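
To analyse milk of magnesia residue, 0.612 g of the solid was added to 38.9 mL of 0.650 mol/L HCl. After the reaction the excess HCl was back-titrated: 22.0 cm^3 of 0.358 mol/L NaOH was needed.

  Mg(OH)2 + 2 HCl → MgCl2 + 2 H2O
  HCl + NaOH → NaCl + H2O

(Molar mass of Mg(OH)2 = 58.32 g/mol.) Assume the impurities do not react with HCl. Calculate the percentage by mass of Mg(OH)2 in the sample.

82.9 %

n(HCl) added = 0.0389 × 0.650 = 0.0253 mol
n(NaOH) used in back-titration = 0.0220 × 0.358 = 7.88 × 10^-3 mol
n(HCl) left over = 7.88 × 10^-3 mol (1:1 ratio)
n(HCl) consumed by analyte = 0.0253 − 7.88 × 10^-3 = 0.0174 mol
From the 1:2 ratio, n(Mg(OH)2) = 1/2 × 0.0174 = 8.70 × 10^-3 mol
mass of Mg(OH)2 = 8.70 × 10^-3 × 58.32 = 0.508 g
% Mg(OH)2 = 0.508 / 0.612 × 100 = 82.9 %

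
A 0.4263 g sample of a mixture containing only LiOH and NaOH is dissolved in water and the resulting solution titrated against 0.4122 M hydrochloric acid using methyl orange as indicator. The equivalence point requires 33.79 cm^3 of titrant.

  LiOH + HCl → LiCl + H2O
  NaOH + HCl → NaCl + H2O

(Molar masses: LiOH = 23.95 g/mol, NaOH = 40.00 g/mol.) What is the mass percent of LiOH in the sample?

45.80 %

n(HCl) = 0.03379 × 0.4122 = 0.01393 mol
Let x = n(LiOH), y = n(NaOH).
Titrant: 1x + 1y = 0.01393;  mass: 23.95x + 40.00y = 0.4263
Solving, x = 8.151 × 10^-3 mol, y = 5.777 × 10^-3 mol
mass of LiOH = 8.151 × 10^-3 × 23.95 = 0.1952 g
% LiOH = 0.1952 / 0.4263 × 100 = 45.80 %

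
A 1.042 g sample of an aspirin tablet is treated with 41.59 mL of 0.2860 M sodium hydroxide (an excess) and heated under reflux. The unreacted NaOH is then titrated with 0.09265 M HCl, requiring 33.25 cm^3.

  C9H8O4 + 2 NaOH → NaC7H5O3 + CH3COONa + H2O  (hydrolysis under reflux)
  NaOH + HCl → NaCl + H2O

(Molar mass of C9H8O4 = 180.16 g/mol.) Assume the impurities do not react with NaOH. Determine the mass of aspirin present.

n(NaOH) added = 0.04159 × 0.2860 = 0.01189 mol
n(HCl) used in back-titration = 0.03325 × 0.09265 = 3.081 × 10^-3 mol
n(NaOH) left over = 3.081 × 10^-3 mol (1:1 ratio)
n(NaOH) consumed by analyte = 0.01189 − 3.081 × 10^-3 = 8.814 × 10^-3 mol
From the 1:2 ratio, n(C9H8O4) = 1/2 × 8.814 × 10^-3 = 4.407 × 10^-3 mol
mass of C9H8O4 = 4.407 × 10^-3 × 180.16 = 0.7940 g

0.7940 g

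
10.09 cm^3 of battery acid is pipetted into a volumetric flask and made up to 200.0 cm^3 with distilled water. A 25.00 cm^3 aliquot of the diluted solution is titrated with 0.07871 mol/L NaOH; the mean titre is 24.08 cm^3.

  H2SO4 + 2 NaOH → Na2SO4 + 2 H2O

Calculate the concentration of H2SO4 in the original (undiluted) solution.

0.7514 mol/L

n(NaOH) = 0.02408 × 0.07871 = 1.895 × 10^-3 mol
From the 1:2 ratio, n(H2SO4) in the aliquot = 1/2 × 1.895 × 10^-3 = 9.477 × 10^-4 mol
[H2SO4]_dilute = 9.477 × 10^-4 / 0.02500 = 0.03791 mol/L
Dilution factor = 200.0 / 10.09 = 19.82
[H2SO4]_stock = 0.03791 × 19.82 = 0.7514 mol/L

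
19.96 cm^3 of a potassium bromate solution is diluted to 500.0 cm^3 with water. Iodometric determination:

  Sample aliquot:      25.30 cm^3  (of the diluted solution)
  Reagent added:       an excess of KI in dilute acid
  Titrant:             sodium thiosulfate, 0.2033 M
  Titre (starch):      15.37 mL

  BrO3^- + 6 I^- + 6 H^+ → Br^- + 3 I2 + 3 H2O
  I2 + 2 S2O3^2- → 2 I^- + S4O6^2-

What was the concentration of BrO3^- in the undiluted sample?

n(S2O3^2-) = 0.01537 × 0.2033 = 3.125 × 10^-3 mol
n(I2) = n(S2O3^2-)/2 = 1.562 × 10^-3 mol
From the 1:3 ratio, n(BrO3^-) in the aliquot = 1/3 × 1.562 × 10^-3 = 5.208 × 10^-4 mol
[BrO3^-]_dilute = 5.208 × 10^-4 / 0.02530 = 0.02058 mol/L
[BrO3^-]_original = 0.02058 × 500.0/19.96 = 0.5156 mol/L

0.5156 M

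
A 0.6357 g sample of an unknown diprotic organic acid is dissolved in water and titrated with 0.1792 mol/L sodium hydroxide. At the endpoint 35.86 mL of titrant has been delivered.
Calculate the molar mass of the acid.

197.8 g/mol

n(NaOH) = 0.03586 L × 0.1792 mol/L = 6.426 × 10^-3 mol
From the 1:2 ratio, n(H2A) = 1/2 × 6.426 × 10^-3 = 3.213 × 10^-3 mol
M = m / n = 0.6357 g / 3.213 × 10^-3 mol = 197.8 g/mol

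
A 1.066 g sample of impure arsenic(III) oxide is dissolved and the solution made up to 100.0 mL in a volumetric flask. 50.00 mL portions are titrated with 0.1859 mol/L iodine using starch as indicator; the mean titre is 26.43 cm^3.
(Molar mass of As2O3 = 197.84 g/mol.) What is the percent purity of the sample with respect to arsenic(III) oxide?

91.19 %

As2O3 + 2 I2 + 2 H2O → As2O5 + 4 HI
n(I2) per titration = 0.02643 × 0.1859 = 4.913 × 10^-3 mol
From the 1:2 ratio, n(As2O3) in each aliquot = 1/2 × 4.913 × 10^-3 = 2.457 × 10^-3 mol
n(As2O3) in the whole flask = 2.457 × 10^-3 × 100.0/50.00 = 4.913 × 10^-3 mol
mass of As2O3 = 4.913 × 10^-3 × 197.84 = 0.9721 g
% As2O3 = 0.9721 / 1.066 × 100 = 91.19 %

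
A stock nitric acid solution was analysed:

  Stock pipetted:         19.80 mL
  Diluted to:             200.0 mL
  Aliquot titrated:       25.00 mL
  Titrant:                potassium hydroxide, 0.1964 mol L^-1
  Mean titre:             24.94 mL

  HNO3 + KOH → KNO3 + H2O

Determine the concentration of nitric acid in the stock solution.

1.979 mol/L

n(KOH) = 0.02494 × 0.1964 = 4.898 × 10^-3 mol
n(HNO3) in the aliquot = 4.898 × 10^-3 mol (1:1 ratio)
[HNO3]_dilute = 4.898 × 10^-3 / 0.02500 = 0.1959 mol/L
Dilution factor = 200.0 / 19.80 = 10.10
[HNO3]_stock = 0.1959 × 10.10 = 1.979 mol/L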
+++
- Task:
Please write out the whole of the material exactly.

- Output for this task:
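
To analyse milk of magnesia residue, 0.612 g of the solid was added to 38.9 mL of 0.650 mol/L HCl. After the reaction the excess HCl was back-titrated: 22.0 cm^3 of 0.358 mol/L NaOH was needed.

  Mg(OH)2 + 2 HCl → MgCl2 + 2 H2O
  HCl + NaOH → NaCl + H2O

(Molar mass of Mg(OH)2 = 58.32 g/mol.) Assume the impurities do not react with HCl. Calculate the percentage by mass of Mg(OH)2 in the sample.

82.9 %

n(HCl) added = 0.0389 × 0.650 = 0.0253 mol
n(NaOH) used in back-titration = 0.0220 × 0.358 = 7.88 × 10^-3 mol
n(HCl) left over = 7.88 × 10^-3 mol (1:1 ratio)
n(HCl) consumed by analyte = 0.0253 − 7.88 × 10^-3 = 0.0174 mol
From the 1:2 ratio, n(Mg(OH)2) = 1/2 × 0.0174 = 8.70 × 10^-3 mol
mass of Mg(OH)2 = 8.70 × 10^-3 × 58.32 = 0.508 g
% Mg(OH)2 = 0.508 / 0.612 × 100 = 82.9 %

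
A 0.4263 g sample of a mixture containing only LiOH and NaOH is dissolved in water and the resulting solution titrated against 0.4122 M hydrochloric acid using methyl orange as indicator. The equivalence point requires 33.79 cm^3 of titrant.

  LiOH + HCl → LiCl + H2O
  NaOH + HCl → NaCl + H2O

(Molar masses: LiOH = 23.95 g/mol, NaOH = 40.00 g/mol.) What is the mass percent of LiOH in the sample?

45.80 %

n(HCl) = 0.03379 × 0.4122 = 0.01393 mol
Let x = n(LiOH), y = n(NaOH).
Titrant: 1x + 1y = 0.01393;  mass: 23.95x + 40.00y = 0.4263
Solving, x = 8.151 × 10^-3 mol, y = 5.777 × 10^-3 mol
mass of LiOH = 8.151 × 10^-3 × 23.95 = 0.1952 g
% LiOH = 0.1952 / 0.4263 × 100 = 45.80 %

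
A 1.042 g sample of an aspirin tablet is treated with 41.59 mL of 0.2860 M sodium hydroxide (an excess) and heated under reflux. The unreacted NaOH is then titrated with 0.09265 M HCl, requiring 33.25 cm^3.

  C9H8O4 + 2 NaOH → NaC7H5O3 + CH3COONa + H2O  (hydrolysis under reflux)
  NaOH + HCl → NaCl + H2O

(Molar mass of C9H8O4 = 180.16 g/mol.) Assume the impurities do not react with NaOH. Determine the mass of aspirin present.

n(NaOH) added = 0.04159 × 0.2860 = 0.01189 mol
n(HCl) used in back-titration = 0.03325 × 0.09265 = 3.081 × 10^-3 mol
n(NaOH) left over = 3.081 × 10^-3 mol (1:1 ratio)
n(NaOH) consumed by analyte = 0.01189 − 3.081 × 10^-3 = 8.814 × 10^-3 mol
From the 1:2 ratio, n(C9H8O4) = 1/2 × 8.814 × 10^-3 = 4.407 × 10^-3 mol
mass of C9H8O4 = 4.407 × 10^-3 × 180.16 = 0.7940 g

0.7940 g

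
10.09 cm^3 of battery acid is pipetted into a volumetric flask and made up to 200.0 cm^3 with distilled water. A 25.00 cm^3 aliquot of the diluted solution is titrated with 0.07871 mol/L NaOH; the mean titre is 24.08 cm^3.

  H2SO4 + 2 NaOH → Na2SO4 + 2 H2O

Calculate the concentration of H2SO4 in the original (undiluted) solution.

0.7514 mol/L

n(NaOH) = 0.02408 × 0.07871 = 1.895 × 10^-3 mol
From the 1:2 ratio, n(H2SO4) in the aliquot = 1/2 × 1.895 × 10^-3 = 9.477 × 10^-4 mol
[H2SO4]_dilute = 9.477 × 10^-4 / 0.02500 = 0.03791 mol/L
Dilution factor = 200.0 / 10.09 = 19.82
[H2SO4]_stock = 0.03791 × 19.82 = 0.7514 mol/L

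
19.96 cm^3 of a potassium bromate solution is diluted to 500.0 cm^3 with water. Iodometric determination:

  Sample aliquot:      25.30 cm^3  (of the diluted solution)
  Reagent added:       an excess of KI in dilute acid
  Titrant:             sodium thiosulfate, 0.2033 M
  Titre (starch):      15.37 mL

  BrO3^- + 6 I^- + 6 H^+ → Br^- + 3 I2 + 3 H2O
  I2 + 2 S2O3^2- → 2 I^- + S4O6^2-

What was the concentration of BrO3^- in the undiluted sample?

n(S2O3^2-) = 0.01537 × 0.2033 = 3.125 × 10^-3 mol
n(I2) = n(S2O3^2-)/2 = 1.562 × 10^-3 mol
From the 1:3 ratio, n(BrO3^-) in the aliquot = 1/3 × 1.562 × 10^-3 = 5.208 × 10^-4 mol
[BrO3^-]_dilute = 5.208 × 10^-4 / 0.02530 = 0.02058 mol/L
[BrO3^-]_original = 0.02058 × 500.0/19.96 = 0.5156 mol/L

0.5156 M

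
A 0.6357 g sample of an unknown diprotic organic acid is dissolved in water and titrated with 0.1792 mol/L sodium hydroxide. At the endpoint 35.86 mL of titrant has been delivered.
Calculate the molar mass of the acid.

197.8 g/mol

n(NaOH) = 0.03586 L × 0.1792 mol/L = 6.426 × 10^-3 mol
From the 1:2 ratio, n(H2A) = 1/2 × 6.426 × 10^-3 = 3.213 × 10^-3 mol
M = m / n = 0.6357 g / 3.213 × 10^-3 mol = 197.8 g/mol

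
A 1.066 g sample of impure arsenic(III) oxide is dissolved and the solution made up to 100.0 mL in a volumetric flask. 50.00 mL portions are titrated with 0.1859 mol/L iodine using starch as indicator; the mean titre is 26.43 cm^3.
(Molar mass of As2O3 = 197.84 g/mol.) What is the percent purity of the sample with respect to arsenic(III) oxide?

91.19 %

As2O3 + 2 I2 + 2 H2O → As2O5 + 4 HI
n(I2) per titration = 0.02643 × 0.1859 = 4.913 × 10^-3 mol
From the 1:2 ratio, n(As2O3) in each aliquot = 1/2 × 4.913 × 10^-3 = 2.457 × 10^-3 mol
n(As2O3) in the whole flask = 2.457 × 10^-3 × 100.0/50.00 = 4.913 × 10^-3 mol
mass of As2O3 = 4.913 × 10^-3 × 197.84 = 0.9721 g
% As2O3 = 0.9721 / 1.066 × 100 = 91.19 %

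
A stock nitric acid solution was analysed:

  Stock pipetted:         19.80 mL
  Diluted to:             200.0 mL
  Aliquot titrated:       25.00 mL
  Titrant:                potassium hydroxide, 0.1964 mol L^-1
  Mean titre:             24.94 mL

  HNO3 + KOH → KNO3 + H2O

Determine the concentration of nitric acid in the stock solution.

1.979 mol/L

n(KOH) = 0.02494 × 0.1964 = 4.898 × 10^-3 mol
n(HNO3) in the aliquot = 4.898 × 10^-3 mol (1:1 ratio)
[HNO3]_dilute = 4.898 × 10^-3 / 0.02500 = 0.1959 mol/L
Dilution factor = 200.0 / 19.80 = 10.10
[HNO3]_stock = 0.1959 × 10.10 = 1.979 mol/L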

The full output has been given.